## [Records shown]
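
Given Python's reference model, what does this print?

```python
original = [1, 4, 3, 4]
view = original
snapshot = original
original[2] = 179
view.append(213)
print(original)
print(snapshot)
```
[1, 4, 179, 4, 213]
[1, 4, 179, 4, 213]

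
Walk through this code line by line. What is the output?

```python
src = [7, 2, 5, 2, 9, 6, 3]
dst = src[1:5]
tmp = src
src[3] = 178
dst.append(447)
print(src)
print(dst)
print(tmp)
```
[7, 2, 5, 178, 9, 6, 3]
[2, 5, 2, 9, 447]
[7, 2, 5, 178, 9, 6, 3]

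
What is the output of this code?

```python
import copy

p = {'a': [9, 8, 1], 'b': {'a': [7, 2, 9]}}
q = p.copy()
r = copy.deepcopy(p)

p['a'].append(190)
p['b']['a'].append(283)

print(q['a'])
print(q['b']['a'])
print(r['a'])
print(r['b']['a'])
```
[9, 8, 1, 190]
[7, 2, 9, 283]
[9, 8, 1]
[7, 2, 9]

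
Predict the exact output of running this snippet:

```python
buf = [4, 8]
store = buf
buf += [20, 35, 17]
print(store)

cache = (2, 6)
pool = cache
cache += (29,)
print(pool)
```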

## [Directions]
Repeat the listing above in full, word for word.

## [Solution for this task]
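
Given Python's reference model, what does this print?

```python
original = [1, 4, 3, 4]
view = original
snapshot = original
original[2] = 179
view.append(213)
print(original)
print(snapshot)
```
[1, 4, 179, 4, 213]
[1, 4, 179, 4, 213]

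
Walk through this code line by line. What is the output?

```python
src = [7, 2, 5, 2, 9, 6, 3]
dst = src[1:5]
tmp = src
src[3] = 178
dst.append(447)
print(src)
print(dst)
print(tmp)
```
[7, 2, 5, 178, 9, 6, 3]
[2, 5, 2, 9, 447]
[7, 2, 5, 178, 9, 6, 3]

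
What is the output of this code?

```python
import copy

p = {'a': [9, 8, 1], 'b': {'a': [7, 2, 9]}}
q = p.copy()
r = copy.deepcopy(p)

p['a'].append(190)
p['b']['a'].append(283)

print(q['a'])
print(q['b']['a'])
print(r['a'])
print(r['b']['a'])
```
[9, 8, 1, 190]
[7, 2, 9, 283]
[9, 8, 1]
[7, 2, 9]

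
Predict the exact output of running this snippet:

```python
buf = [4, 8]
store = buf
buf += [20, 35, 17]
print(store)

cache = (2, 6)
pool = cache
cache += (29,)
print(pool)
```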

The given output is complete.